◆ Supplied entries ◆
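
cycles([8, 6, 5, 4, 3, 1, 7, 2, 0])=(0 8)(1 6 7 2 5)(3 4)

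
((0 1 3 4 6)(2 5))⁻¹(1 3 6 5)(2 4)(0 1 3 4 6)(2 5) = (0 2 3 4)(5 6)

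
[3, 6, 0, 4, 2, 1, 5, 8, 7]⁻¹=[2, 5, 4, 0, 3, 6, 1, 8, 7]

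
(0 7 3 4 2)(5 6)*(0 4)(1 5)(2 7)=(0 2 4 7 3)(1 5 6)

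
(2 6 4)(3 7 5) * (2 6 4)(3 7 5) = (2 4 6)(3 5 7)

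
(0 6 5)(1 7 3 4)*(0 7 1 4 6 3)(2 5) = (0 3 6 2 5 7)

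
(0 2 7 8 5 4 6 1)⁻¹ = (0 1 6 4 5 8 7 2)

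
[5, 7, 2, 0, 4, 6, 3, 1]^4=[0, 1, 2, 3, 4, 5, 6, 7]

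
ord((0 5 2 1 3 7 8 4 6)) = 9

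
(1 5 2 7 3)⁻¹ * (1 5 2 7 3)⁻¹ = (1 7 5 3 2)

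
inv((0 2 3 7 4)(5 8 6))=(0 4 7 3 2)(5 6 8)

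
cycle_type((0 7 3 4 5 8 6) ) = 7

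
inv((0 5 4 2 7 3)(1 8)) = (0 3 7 2 4 5)(1 8)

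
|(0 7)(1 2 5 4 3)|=10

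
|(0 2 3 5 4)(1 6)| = 10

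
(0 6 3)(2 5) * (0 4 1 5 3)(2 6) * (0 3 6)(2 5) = (0 5)(1 2 6 3 4)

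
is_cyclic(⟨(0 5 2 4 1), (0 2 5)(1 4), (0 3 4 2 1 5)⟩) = no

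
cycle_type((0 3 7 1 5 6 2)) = 7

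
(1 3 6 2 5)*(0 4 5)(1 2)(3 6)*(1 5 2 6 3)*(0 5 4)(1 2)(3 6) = (1 6 4)(2 5 3)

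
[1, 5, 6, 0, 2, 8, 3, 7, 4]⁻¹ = [3, 0, 4, 6, 8, 1, 2, 7, 5]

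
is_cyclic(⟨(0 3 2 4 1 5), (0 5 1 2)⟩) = no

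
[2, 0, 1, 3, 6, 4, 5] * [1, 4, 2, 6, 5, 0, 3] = [2, 1, 4, 6, 3, 5, 0]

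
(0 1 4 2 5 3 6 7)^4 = (0 5)(1 3)(2 7)(4 6)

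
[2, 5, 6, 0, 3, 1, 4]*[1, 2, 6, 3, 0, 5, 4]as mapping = [0→6, 1→5, 2→4, 3→1, 4→3, 5→2, 6→0]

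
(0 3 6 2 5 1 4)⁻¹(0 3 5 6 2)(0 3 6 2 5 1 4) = (1 2 5 3 6)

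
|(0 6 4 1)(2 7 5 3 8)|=20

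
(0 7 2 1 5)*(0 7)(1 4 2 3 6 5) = (2 4)(3 6 5 7)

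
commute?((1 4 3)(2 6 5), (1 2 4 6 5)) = no:(1 4 3)(2 6 5)*(1 2 4 6 5) = (1 6)(2 5 4 3), (1 2 4 6 5)*(1 4 3)(2 6 5) = (1 6 2 3)(4 5)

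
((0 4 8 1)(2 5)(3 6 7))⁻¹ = (0 1 8 4)(2 5)(3 7 6)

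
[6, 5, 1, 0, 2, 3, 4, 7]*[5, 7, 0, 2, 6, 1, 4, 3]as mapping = [0→4, 1→1, 2→7, 3→5, 4→0, 5→2, 6→6, 7→3]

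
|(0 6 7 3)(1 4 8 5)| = 4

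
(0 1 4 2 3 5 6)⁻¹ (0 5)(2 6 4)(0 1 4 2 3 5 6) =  (0 2 3)(1 6)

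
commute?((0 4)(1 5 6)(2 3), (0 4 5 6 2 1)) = no:(0 4)(1 5 6)(2 3) * (0 4 5 6 2 1) = (0 5 2 3 1 6), (0 4 5 6 2 1) * (0 4)(1 5 6)(2 3) = (1 4 6 3 2 5)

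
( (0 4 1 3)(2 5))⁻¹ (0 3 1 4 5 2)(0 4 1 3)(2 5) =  (0 3 1 2 5 4)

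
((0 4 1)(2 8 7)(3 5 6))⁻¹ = (0 1 4)(2 7 8)(3 6 5)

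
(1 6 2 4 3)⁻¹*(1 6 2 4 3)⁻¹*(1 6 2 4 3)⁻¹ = (1 2 3 6 4)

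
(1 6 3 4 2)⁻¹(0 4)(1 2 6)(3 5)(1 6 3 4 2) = (0 2)(1 3 6)(4 5)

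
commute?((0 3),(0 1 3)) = no:(0 3)*(0 1 3) = (1 3),(0 1 3)*(0 3) = (0 1)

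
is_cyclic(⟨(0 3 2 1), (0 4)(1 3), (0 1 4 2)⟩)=no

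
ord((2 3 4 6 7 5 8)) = 7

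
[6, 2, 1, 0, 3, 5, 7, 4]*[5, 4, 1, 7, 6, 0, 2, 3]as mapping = [0→2, 1→1, 2→4, 3→5, 4→7, 5→0, 6→3, 7→6]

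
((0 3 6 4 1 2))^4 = (0 1 6)(2 4 3)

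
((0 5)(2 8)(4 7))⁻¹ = (0 5)(2 8)(4 7)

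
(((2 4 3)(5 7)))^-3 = (5 7)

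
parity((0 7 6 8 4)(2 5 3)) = even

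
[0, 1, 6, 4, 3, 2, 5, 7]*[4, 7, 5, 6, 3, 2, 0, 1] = [4, 7, 0, 3, 6, 5, 2, 1]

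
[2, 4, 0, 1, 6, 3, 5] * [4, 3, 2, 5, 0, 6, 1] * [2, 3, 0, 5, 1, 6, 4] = [0, 2, 1, 5, 3, 6, 4]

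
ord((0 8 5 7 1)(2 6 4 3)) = 20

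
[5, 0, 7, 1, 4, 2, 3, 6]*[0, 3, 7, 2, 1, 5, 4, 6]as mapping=[0→5, 1→0, 2→6, 3→3, 4→1, 5→7, 6→2, 7→4]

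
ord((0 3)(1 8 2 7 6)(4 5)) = 10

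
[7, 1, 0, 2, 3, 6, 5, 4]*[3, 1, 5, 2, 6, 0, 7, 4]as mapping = [0→4, 1→1, 2→3, 3→5, 4→2, 5→7, 6→0, 7→6]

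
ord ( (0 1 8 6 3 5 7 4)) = 8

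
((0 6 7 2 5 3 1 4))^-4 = (0 5)(1 7)(2 4)(3 6)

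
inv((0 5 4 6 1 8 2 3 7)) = (0 7 3 2 8 1 6 4 5)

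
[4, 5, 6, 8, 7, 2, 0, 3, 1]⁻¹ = [6, 8, 5, 7, 0, 1, 2, 4, 3]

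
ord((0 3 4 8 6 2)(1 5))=6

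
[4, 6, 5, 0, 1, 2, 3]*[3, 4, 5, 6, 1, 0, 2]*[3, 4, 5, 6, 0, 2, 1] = [4, 5, 3, 6, 0, 2, 1]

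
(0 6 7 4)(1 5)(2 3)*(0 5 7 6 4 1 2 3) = (0 4 5 2)(1 7)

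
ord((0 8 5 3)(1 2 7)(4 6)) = 12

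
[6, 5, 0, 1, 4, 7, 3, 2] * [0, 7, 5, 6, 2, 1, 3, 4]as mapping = [0→3, 1→1, 2→0, 3→7, 4→2, 5→4, 6→6, 7→5]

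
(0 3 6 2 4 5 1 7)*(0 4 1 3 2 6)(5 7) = (0 2 1 5 3)(4 7)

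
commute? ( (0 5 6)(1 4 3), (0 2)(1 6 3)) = no: (0 5 6)(1 4 3)*(0 2)(1 6 3) = (0 5 3 6 2)(1 4), (0 2)(1 6 3)*(0 5 6)(1 4 3) = (0 2 5 6 1)(3 4)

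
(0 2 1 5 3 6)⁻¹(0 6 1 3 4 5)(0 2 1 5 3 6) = (0 5 6 4 3 2)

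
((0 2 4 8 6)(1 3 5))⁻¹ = (0 6 8 4 2)(1 5 3)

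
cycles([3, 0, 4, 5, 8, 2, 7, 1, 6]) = (0 3 5 2 4 8 6 7 1)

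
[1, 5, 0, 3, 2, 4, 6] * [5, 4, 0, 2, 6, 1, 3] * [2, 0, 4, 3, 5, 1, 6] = [5, 0, 1, 4, 2, 6, 3]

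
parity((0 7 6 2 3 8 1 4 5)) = even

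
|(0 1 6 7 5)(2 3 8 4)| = 20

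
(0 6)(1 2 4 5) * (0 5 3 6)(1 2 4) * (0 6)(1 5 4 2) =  (0 6 4 3)(1 2 5)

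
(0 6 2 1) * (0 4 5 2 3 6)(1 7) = (1 4 5 2 7)(3 6)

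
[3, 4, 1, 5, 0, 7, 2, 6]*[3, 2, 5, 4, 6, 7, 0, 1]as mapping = [0→4, 1→6, 2→2, 3→7, 4→3, 5→1, 6→5, 7→0]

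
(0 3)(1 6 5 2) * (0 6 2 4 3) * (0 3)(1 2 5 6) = (0 3 1 5 4)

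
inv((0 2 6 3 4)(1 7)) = (0 4 3 6 2)(1 7)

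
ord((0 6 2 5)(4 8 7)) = 12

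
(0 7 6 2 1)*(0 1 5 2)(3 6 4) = (0 7 4 3 6)(2 5)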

◆ What this task involves ◆
Print exactly, and only, the lines beginning at the top of the listing and ending at the line with "(1 6 2 4 3)⁻¹*(1".

◆ Result of the exercise ◆
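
cycles([8, 6, 5, 4, 3, 1, 7, 2, 0])=(0 8)(1 6 7 2 5)(3 4)

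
((0 1 3 4 6)(2 5))⁻¹(1 3 6 5)(2 4)(0 1 3 4 6)(2 5) = (0 2 3 4)(5 6)

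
[3, 6, 0, 4, 2, 1, 5, 8, 7]⁻¹=[2, 5, 4, 0, 3, 6, 1, 8, 7]

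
(0 7 3 4 2)(5 6)*(0 4)(1 5)(2 7)=(0 2 4 7 3)(1 5 6)

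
(2 6 4)(3 7 5) * (2 6 4)(3 7 5) = (2 4 6)(3 5 7)

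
(0 6 5)(1 7 3 4)*(0 7 1 4 6 3)(2 5) = (0 3 6 2 5 7)

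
(0 2 7 8 5 4 6 1)⁻¹ = (0 1 6 4 5 8 7 2)

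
[5, 7, 2, 0, 4, 6, 3, 1]^4=[0, 1, 2, 3, 4, 5, 6, 7]

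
ord((0 5 2 1 3 7 8 4 6)) = 9

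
(1 5 2 7 3)⁻¹ * (1 5 2 7 3)⁻¹ = (1 7 5 3 2)

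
inv((0 2 3 7 4)(5 8 6))=(0 4 7 3 2)(5 6 8)

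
cycle_type((0 7 3 4 5 8 6) ) = 7

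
inv((0 5 4 2 7 3)(1 8)) = (0 3 7 2 4 5)(1 8)

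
|(0 7)(1 2 5 4 3)|=10

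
|(0 2 3 5 4)(1 6)| = 10

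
(0 6 3)(2 5) * (0 4 1 5 3)(2 6) * (0 3 6)(2 5) = (0 5)(1 2 6 3 4)

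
is_cyclic(⟨(0 5 2 4 1), (0 2 5)(1 4), (0 3 4 2 1 5)⟩) = no

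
cycle_type((0 3 7 1 5 6 2)) = 7

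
(1 3 6 2 5)*(0 4 5)(1 2)(3 6)*(1 5 2 6 3)*(0 5 4)(1 2)(3 6) = (1 6 4)(2 5 3)

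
[1, 5, 6, 0, 2, 8, 3, 7, 4]⁻¹ = [3, 0, 4, 6, 8, 1, 2, 7, 5]

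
is_cyclic(⟨(0 3 2 4 1 5), (0 5 1 2)⟩) = no

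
[2, 0, 1, 3, 6, 4, 5] * [1, 4, 2, 6, 5, 0, 3] = [2, 1, 4, 6, 3, 5, 0]

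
(0 1 4 2 5 3 6 7)^4 = (0 5)(1 3)(2 7)(4 6)

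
[2, 5, 6, 0, 3, 1, 4]*[1, 2, 6, 3, 0, 5, 4]as mapping = [0→6, 1→5, 2→4, 3→1, 4→3, 5→2, 6→0]

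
(0 3 6 2 5 1 4)⁻¹(0 3 5 6 2)(0 3 6 2 5 1 4) = (1 2 5 3 6)

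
|(0 6 4 1)(2 7 5 3 8)|=20

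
(0 7 2 1 5)*(0 7)(1 4 2 3 6 5) = (2 4)(3 6 5 7)

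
commute?((1 4 3)(2 6 5), (1 2 4 6 5)) = no:(1 4 3)(2 6 5)*(1 2 4 6 5) = (1 6)(2 5 4 3), (1 2 4 6 5)*(1 4 3)(2 6 5) = (1 6 2 3)(4 5)

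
((0 4 8 1)(2 5)(3 6 7))⁻¹ = (0 1 8 4)(2 5)(3 7 6)

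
[6, 5, 1, 0, 2, 3, 4, 7]*[5, 7, 0, 2, 6, 1, 4, 3]as mapping = [0→4, 1→1, 2→7, 3→5, 4→0, 5→2, 6→6, 7→3]

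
|(0 6 7 3)(1 4 8 5)| = 4

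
(0 1 4 2 3 5 6)⁻¹ (0 5)(2 6 4)(0 1 4 2 3 5 6) =  (0 2 3)(1 6)

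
commute?((0 4)(1 5 6)(2 3), (0 4 5 6 2 1)) = no:(0 4)(1 5 6)(2 3) * (0 4 5 6 2 1) = (0 5 2 3 1 6), (0 4 5 6 2 1) * (0 4)(1 5 6)(2 3) = (1 4 6 3 2 5)

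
( (0 4 1 3)(2 5))⁻¹ (0 3 1 4 5 2)(0 4 1 3)(2 5) =  (0 3 1 2 5 4)

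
((0 4 1)(2 8 7)(3 5 6))⁻¹ = (0 1 4)(2 7 8)(3 6 5)

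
(1 6 2 4 3)⁻¹*(1 6 2 4 3)⁻¹*(1 6 2 4 3)⁻¹ = (1 2 3 6 4)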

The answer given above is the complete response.